**Work item**
Return, word for word, the line containing "Find the length of the longest palindromic" and every line after it through the last line of the records below.

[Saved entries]
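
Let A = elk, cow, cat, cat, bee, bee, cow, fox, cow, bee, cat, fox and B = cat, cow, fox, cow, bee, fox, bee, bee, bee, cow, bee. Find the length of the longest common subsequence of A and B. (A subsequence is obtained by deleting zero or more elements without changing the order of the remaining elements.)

A longest common subsequence is cat, cow, fox, cow, bee, fox (length 6); the LCS DP confirms no longer common subsequence exists.

6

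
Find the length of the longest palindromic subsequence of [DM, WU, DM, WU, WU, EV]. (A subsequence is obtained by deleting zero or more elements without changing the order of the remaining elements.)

3

Using dp[i][j] = 2 + dp[i+1][j−1] if the ends match, else max(dp[i+1][j], dp[i][j−1]):
dp[1][6] = 3. A witness is WU WU WU at positions 2,4,5.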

**Response area**
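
Find the length of the longest palindromic subsequence of [DM, WU, DM, WU, WU, EV]. (A subsequence is obtained by deleting zero or more elements without changing the order of the remaining elements.)

3

Using dp[i][j] = 2 + dp[i+1][j−1] if the ends match, else max(dp[i+1][j], dp[i][j−1]):
dp[1][6] = 3. A witness is WU WU WU at positions 2,4,5.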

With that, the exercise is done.